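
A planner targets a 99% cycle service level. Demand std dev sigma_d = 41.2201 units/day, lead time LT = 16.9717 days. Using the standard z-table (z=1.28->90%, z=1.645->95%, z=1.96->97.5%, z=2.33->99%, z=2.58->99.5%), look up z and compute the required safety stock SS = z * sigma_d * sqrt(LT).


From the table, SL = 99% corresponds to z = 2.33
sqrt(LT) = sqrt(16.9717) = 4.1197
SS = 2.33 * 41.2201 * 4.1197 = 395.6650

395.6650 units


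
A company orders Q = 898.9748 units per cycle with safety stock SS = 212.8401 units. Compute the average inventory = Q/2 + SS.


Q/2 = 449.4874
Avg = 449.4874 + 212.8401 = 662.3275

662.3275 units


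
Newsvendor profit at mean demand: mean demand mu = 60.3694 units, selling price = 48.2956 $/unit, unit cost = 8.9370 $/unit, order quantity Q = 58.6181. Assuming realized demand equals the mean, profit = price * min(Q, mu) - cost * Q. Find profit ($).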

###

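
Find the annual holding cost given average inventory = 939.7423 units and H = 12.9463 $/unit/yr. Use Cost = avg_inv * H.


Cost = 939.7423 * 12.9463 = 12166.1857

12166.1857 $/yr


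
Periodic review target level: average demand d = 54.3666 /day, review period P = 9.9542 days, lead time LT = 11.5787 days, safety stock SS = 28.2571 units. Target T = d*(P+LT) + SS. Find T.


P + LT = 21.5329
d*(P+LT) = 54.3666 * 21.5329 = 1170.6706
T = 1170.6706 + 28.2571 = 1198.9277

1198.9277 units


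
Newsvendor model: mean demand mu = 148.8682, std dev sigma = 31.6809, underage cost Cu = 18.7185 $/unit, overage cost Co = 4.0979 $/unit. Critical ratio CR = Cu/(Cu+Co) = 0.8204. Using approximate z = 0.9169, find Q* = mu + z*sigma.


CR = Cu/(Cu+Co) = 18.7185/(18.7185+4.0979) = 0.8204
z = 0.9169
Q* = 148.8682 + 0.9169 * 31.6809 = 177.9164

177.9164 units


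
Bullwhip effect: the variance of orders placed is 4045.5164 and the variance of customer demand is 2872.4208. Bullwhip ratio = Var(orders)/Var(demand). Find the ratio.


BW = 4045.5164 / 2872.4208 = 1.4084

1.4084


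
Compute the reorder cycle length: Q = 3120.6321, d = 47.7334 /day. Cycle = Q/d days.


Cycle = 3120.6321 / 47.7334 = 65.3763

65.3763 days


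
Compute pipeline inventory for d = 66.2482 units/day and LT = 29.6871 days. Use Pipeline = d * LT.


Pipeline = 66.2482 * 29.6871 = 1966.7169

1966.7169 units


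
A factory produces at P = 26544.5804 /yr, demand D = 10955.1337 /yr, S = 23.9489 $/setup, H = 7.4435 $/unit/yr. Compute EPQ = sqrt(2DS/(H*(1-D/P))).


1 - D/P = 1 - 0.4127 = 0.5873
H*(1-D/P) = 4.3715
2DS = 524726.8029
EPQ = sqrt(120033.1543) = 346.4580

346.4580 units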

###

=== Action item ===
Repeat exactly the lines of the listing above, from the one with "A planner targets" down to the one with "Newsvendor profit at"; both of those lines belong in the range.

=== Answer for this exercise ===
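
A planner targets a 99% cycle service level. Demand std dev sigma_d = 41.2201 units/day, lead time LT = 16.9717 days. Using the standard z-table (z=1.28->90%, z=1.645->95%, z=1.96->97.5%, z=2.33->99%, z=2.58->99.5%), look up z and compute the required safety stock SS = z * sigma_d * sqrt(LT).


From the table, SL = 99% corresponds to z = 2.33
sqrt(LT) = sqrt(16.9717) = 4.1197
SS = 2.33 * 41.2201 * 4.1197 = 395.6650

395.6650 units


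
A company orders Q = 898.9748 units per cycle with safety stock SS = 212.8401 units. Compute the average inventory = Q/2 + SS.


Q/2 = 449.4874
Avg = 449.4874 + 212.8401 = 662.3275

662.3275 units


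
Newsvendor profit at mean demand: mean demand mu = 60.3694 units, selling price = 48.2956 $/unit, unit cost = 8.9370 $/unit, order quantity Q = 58.6181. Assuming realized demand equals the mean, profit = price * min(Q, mu) - cost * Q. Find profit ($).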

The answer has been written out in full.